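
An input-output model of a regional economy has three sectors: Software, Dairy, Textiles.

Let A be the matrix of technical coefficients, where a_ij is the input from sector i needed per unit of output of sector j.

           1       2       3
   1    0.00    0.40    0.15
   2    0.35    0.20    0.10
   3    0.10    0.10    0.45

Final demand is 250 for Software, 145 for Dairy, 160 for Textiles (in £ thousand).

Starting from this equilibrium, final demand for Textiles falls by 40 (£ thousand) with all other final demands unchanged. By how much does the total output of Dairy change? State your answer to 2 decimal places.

Δx_2 = -18.39

I − A =
  [   1.00    -0.40    -0.15]
  [  -0.35     0.80    -0.10]
  [  -0.10    -0.10     0.55]
Cofactors of I−A, C_ij = (−1)^(i+j)·(minor ij) (rows/columns in the sector order above):
  C_11 = (0.80)(0.55) − (-0.10)(-0.10) = 0.4300
  C_12 = −[(-0.35)(0.55) − (-0.10)(-0.10)] = 0.2025
  C_13 = (-0.35)(-0.10) − (0.80)(-0.10) = 0.1150
  C_21 = −[(-0.40)(0.55) − (-0.15)(-0.10)] = 0.2350
  C_22 = (1.00)(0.55) − (-0.15)(-0.10) = 0.5350
  C_23 = −[(1.00)(-0.10) − (-0.40)(-0.10)] = 0.1400
  C_31 = (-0.40)(-0.10) − (-0.15)(0.80) = 0.1600
  C_32 = −[(1.00)(-0.10) − (-0.15)(-0.35)] = 0.1525
  C_33 = (1.00)(0.80) − (-0.40)(-0.35) = 0.6600
det(I−A) = Σ_j (I−A)_1j·C_1j = (1.00)(0.4300) + (-0.40)(0.2025) + (-0.15)(0.1150) = 0.33175
adj(I−A) = Cᵀ =
  [ 0.4300   0.2350   0.1600]
  [ 0.2025   0.5350   0.1525]
  [ 0.1150   0.1400   0.6600]
(I − A)⁻¹ = adj(I−A) / det(I−A) ≈
  [   1.2962     0.7084     0.4823]
  [   0.6104     1.6127     0.4597]
  [   0.3466     0.4220     1.9894]
Δx = (I − A)⁻¹ Δd with Δd having -40 in the Textiles component and 0 elsewhere.
So Δx_2 = L_23 · (-40), where L_23 = adj(I−A)_23 / det(I−A) = 0.1525 / 0.33175.
Δx_2 = 0.1525 × (-40) / 0.33175 = -6.10 / 0.33175 ≈ -18.39.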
+===+
**Problem to solve:**
Please show every line of the records that holds the word "input".

**Answer box:**
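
An input-output model of a regional economy has three sectors: Software, Dairy, Textiles.
Let A be the matrix of technical coefficients, where a_ij is the input from sector i needed per unit of output of sector j.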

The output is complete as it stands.